- _What you have to do_
Scan the data below and work out how many of its lines contain the word "engineers". Give only that number.

%%

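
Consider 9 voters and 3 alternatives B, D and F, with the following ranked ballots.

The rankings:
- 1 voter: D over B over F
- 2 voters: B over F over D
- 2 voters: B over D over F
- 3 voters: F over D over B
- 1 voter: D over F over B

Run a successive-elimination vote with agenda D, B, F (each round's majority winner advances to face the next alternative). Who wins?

Round 1: D vs B — 5–4, D advances.
Round 2: D vs F — 4–5, F advances.
The agenda winner is F.

F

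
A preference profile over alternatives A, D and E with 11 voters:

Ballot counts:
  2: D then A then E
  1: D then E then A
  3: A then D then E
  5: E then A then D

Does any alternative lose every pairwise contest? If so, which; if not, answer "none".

Head-to-head results (11 voters):
A vs D: A, 8–3.
A vs E: E, 6–5.
D vs E: D is ranked higher on 2+1+3 = 6 ballots, E on 5. D wins 6–5.
No alternative is winless: A beats D; D beats E; E beats A. There is no Condorcet loser.

none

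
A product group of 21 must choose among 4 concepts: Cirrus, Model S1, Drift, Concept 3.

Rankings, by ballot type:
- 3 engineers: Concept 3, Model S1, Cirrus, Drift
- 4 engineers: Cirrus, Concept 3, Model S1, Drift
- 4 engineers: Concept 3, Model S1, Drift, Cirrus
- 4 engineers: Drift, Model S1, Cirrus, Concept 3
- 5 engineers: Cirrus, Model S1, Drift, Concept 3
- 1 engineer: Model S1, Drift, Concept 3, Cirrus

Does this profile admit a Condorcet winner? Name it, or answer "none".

none

Check each pair by majority over 21 ballots:
Cirrus vs Model S1: Model S1 wins 12–9.
Cirrus–Drift: Cirrus 12–9.
Cirrus vs Concept 3: Cirrus wins 13–8.
Model S1 vs Drift: Model S1, 17–4.
Model S1–Concept 3: Concept 3 11–10.
Drift vs Concept 3: Concept 3 wins 11–10.
Every design loses at least once (Cirrus loses to Model S1; Model S1 loses to Concept 3; Drift loses to Cirrus; Concept 3 loses to Cirrus). The majority relation contains the cycle Cirrus > Concept 3 > Model S1 > Cirrus, so there is no Condorcet winner.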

%%

- _Answer area_
5